* ABOUT THIS EXERCISE
Please quote exactly the opening lines of the data, from the first line to the one where "to time T=2.31." appears.

* PROVIDED DATA
===============

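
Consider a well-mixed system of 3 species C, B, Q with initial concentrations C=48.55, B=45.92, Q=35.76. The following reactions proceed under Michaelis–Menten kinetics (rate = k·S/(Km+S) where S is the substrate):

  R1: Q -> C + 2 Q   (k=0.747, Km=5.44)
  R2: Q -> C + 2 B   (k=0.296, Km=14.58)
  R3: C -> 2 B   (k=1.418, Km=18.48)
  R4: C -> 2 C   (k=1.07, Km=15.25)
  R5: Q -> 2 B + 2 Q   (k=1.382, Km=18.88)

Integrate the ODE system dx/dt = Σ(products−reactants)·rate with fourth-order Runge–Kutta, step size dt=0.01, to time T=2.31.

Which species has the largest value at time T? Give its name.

RK4 with dt=0.01: 231 steps to T=2.31. Trajectory (selected grid times):
t=0.00: C=48.55 B=45.92 Q=35.76
t=0.26: C=48.72 B=47.03 Q=36.11
t=0.51: C=48.88 B=48.11 Q=36.45
t=0.77: C=49.05 B=49.23 Q=36.80
t=1.03: C=49.22 B=50.35 Q=37.15
t=1.28: C=49.38 B=51.43 Q=37.49
t=1.54: C=49.55 B=52.56 Q=37.84
t=1.80: C=49.72 B=53.69 Q=38.20
t=2.05: C=49.88 B=54.77 Q=38.54
t=2.31: C=50.05 B=55.91 Q=38.89
At T=2.31: C=50.05 B=55.91 Q=38.89; the largest is B.

Dominant species at T: B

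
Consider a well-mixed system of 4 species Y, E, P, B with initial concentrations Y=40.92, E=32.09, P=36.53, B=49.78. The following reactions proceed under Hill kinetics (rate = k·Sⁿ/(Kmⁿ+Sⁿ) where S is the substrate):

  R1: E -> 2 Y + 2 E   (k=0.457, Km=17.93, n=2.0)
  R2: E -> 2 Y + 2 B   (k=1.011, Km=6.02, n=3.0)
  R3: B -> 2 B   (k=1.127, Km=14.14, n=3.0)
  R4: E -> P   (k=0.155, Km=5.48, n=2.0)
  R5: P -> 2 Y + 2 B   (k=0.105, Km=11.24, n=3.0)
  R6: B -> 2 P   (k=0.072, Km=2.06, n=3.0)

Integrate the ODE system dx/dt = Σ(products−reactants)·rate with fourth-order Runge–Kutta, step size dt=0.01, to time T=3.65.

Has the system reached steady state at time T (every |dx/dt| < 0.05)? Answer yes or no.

Steady state at T: no

RK4 with dt=0.01: 365 steps to T=3.65. Trajectory (selected grid times):
t=0.00: Y=40.92 E=32.09 P=36.53 B=49.78
t=0.41: Y=42.11 E=31.76 P=36.61 B=51.11
t=0.81: Y=43.27 E=31.44 P=36.69 B=52.41
t=1.22: Y=44.46 E=31.10 P=36.76 B=53.74
t=1.62: Y=45.62 E=30.78 P=36.84 B=55.04
t=2.03: Y=46.81 E=30.45 P=36.92 B=56.37
t=2.43: Y=47.96 E=30.12 P=37.00 B=57.67
t=2.84: Y=49.14 E=29.78 P=37.08 B=59.00
t=3.24: Y=50.29 E=29.46 P=37.15 B=60.30
t=3.65: Y=51.47 E=29.12 P=37.23 B=61.63
Rates at T: R1=0.3314, R2=1.0021, R3=1.1136, R4=0.1497, R5=0.1022, R6=0.0720
dx/dt at T (Σ net stoichiometry × rate): Y=+2.8714, E=-0.8205, P=+0.1915, B=+3.2502
Largest |dx/dt| is |+3.2502| (B) ≥ 0.05 → not steady.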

===============

* EXERCISE RESPONSE
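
Consider a well-mixed system of 3 species C, B, Q with initial concentrations C=48.55, B=45.92, Q=35.76. The following reactions proceed under Michaelis–Menten kinetics (rate = k·S/(Km+S) where S is the substrate):

  R1: Q -> C + 2 Q   (k=0.747, Km=5.44)
  R2: Q -> C + 2 B   (k=0.296, Km=14.58)
  R3: C -> 2 B   (k=1.418, Km=18.48)
  R4: C -> 2 C   (k=1.07, Km=15.25)
  R5: Q -> 2 B + 2 Q   (k=1.382, Km=18.88)

Integrate the ODE system dx/dt = Σ(products−reactants)·rate with fourth-order Runge–Kutta, step size dt=0.01, to time T=2.31.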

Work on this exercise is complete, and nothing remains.